Task details:
Stop after the line with "0 | 1 | 0 | 12 |"; until then, please copy every line of the records word for word from the first.

Task input:
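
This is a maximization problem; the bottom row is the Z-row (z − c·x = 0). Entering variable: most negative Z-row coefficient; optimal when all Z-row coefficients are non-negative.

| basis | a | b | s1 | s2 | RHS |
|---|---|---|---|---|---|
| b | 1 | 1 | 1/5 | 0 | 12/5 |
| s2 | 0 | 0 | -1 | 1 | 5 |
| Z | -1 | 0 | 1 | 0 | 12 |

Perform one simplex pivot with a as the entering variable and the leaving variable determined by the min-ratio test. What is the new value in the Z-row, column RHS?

Ratio test on column a — row 1: (12/5)/1 = 12/5; row 2: entry 0 ≤ 0. Minimum is 12/5 at row 1 (b leaves); pivot element 1.
Divide row 1 by 1; eliminate column a from the other rows.
Z-row update in column RHS: 12 − (-1)·(12/5) = 72/5.

72/5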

Solution to this task:
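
This is a maximization problem; the bottom row is the Z-row (z − c·x = 0). Entering variable: most negative Z-row coefficient; optimal when all Z-row coefficients are non-negative.

| basis | a | b | s1 | s2 | RHS |
|---|---|---|---|---|---|
| b | 1 | 1 | 1/5 | 0 | 12/5 |
| s2 | 0 | 0 | -1 | 1 | 5 |
| Z | -1 | 0 | 1 | 0 | 12 |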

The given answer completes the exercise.